From the entries below, transcribe exactly the lines between the line holding "Compute the final" and the line holding "Stage 2: Let", inclusive; skip all other lines.

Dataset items
..............................

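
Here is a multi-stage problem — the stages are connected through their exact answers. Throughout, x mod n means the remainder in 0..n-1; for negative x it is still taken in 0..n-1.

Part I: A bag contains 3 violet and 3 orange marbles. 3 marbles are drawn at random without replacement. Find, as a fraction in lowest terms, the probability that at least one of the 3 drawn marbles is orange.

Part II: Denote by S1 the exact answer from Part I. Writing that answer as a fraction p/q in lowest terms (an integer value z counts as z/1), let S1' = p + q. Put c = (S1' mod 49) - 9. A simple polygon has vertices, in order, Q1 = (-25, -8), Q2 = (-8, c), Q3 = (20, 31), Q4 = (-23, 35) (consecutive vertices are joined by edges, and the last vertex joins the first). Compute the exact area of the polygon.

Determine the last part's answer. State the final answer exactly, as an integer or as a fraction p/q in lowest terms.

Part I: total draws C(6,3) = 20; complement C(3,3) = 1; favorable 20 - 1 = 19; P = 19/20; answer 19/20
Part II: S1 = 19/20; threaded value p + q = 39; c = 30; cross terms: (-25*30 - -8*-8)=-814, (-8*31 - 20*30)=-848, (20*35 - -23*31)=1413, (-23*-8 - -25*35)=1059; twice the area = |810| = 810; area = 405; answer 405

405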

..............................

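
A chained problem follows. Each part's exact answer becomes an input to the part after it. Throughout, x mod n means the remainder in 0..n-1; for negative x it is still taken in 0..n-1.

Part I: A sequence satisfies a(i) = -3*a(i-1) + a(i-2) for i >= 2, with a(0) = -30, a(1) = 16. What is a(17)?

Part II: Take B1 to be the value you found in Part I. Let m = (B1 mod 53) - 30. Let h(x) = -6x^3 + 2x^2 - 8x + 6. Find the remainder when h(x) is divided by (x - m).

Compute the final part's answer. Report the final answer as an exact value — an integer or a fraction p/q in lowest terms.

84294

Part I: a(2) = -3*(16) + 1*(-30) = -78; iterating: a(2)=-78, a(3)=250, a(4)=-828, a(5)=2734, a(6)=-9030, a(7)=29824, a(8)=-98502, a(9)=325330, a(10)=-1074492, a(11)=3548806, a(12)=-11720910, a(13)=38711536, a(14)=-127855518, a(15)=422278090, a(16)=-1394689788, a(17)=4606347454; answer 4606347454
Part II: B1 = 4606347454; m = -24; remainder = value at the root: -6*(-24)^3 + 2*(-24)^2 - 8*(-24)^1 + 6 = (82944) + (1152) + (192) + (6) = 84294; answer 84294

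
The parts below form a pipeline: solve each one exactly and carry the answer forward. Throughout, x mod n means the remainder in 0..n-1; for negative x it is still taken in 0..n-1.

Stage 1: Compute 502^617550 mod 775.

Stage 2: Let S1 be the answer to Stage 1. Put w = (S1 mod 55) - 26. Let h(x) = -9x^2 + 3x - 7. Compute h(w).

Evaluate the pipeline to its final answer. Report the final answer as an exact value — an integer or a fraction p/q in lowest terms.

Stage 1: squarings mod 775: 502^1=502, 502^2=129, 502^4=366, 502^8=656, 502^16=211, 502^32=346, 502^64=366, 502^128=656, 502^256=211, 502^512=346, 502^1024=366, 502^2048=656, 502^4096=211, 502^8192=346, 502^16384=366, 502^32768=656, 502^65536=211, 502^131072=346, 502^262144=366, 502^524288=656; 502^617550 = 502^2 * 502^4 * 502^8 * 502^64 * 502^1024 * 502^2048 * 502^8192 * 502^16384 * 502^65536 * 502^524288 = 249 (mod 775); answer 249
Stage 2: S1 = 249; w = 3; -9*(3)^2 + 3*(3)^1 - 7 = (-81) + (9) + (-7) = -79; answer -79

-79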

..............................

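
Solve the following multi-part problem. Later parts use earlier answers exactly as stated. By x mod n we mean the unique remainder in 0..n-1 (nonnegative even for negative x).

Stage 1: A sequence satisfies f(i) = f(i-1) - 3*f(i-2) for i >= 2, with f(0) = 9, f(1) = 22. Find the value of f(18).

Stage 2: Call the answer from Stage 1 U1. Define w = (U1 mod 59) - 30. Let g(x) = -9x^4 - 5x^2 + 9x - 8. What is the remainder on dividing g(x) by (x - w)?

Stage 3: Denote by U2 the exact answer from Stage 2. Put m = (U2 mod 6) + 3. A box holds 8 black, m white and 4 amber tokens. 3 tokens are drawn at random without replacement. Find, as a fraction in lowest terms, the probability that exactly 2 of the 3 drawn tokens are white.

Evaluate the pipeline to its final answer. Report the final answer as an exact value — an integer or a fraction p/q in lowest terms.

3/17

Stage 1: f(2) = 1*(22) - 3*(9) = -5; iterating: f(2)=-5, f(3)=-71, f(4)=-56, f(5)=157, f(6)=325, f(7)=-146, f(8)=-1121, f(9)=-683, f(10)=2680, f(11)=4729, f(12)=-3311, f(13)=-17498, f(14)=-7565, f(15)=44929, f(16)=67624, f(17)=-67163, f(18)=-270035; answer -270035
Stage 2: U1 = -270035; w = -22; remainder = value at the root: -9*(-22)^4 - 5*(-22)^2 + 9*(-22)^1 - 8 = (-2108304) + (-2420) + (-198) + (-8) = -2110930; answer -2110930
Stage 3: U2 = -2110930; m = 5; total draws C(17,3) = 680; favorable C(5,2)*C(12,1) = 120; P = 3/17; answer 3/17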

..............................

Written response
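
Compute the final part's answer. Report the final answer as an exact value — an integer or a fraction p/q in lowest terms.

84294

Part I: a(2) = -3*(16) + 1*(-30) = -78; iterating: a(2)=-78, a(3)=250, a(4)=-828, a(5)=2734, a(6)=-9030, a(7)=29824, a(8)=-98502, a(9)=325330, a(10)=-1074492, a(11)=3548806, a(12)=-11720910, a(13)=38711536, a(14)=-127855518, a(15)=422278090, a(16)=-1394689788, a(17)=4606347454; answer 4606347454
Part II: B1 = 4606347454; m = -24; remainder = value at the root: -6*(-24)^3 + 2*(-24)^2 - 8*(-24)^1 + 6 = (82944) + (1152) + (192) + (6) = 84294; answer 84294

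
The parts below form a pipeline: solve each one exactly and carry the answer forward. Throughout, x mod n means the remainder in 0..n-1; for negative x it is still taken in 0..n-1.

Stage 1: Compute 502^617550 mod 775.

Stage 2: Let S1 be the answer to Stage 1. Put w = (S1 mod 55) - 26. Let h(x) = -9x^2 + 3x - 7. Compute h(w).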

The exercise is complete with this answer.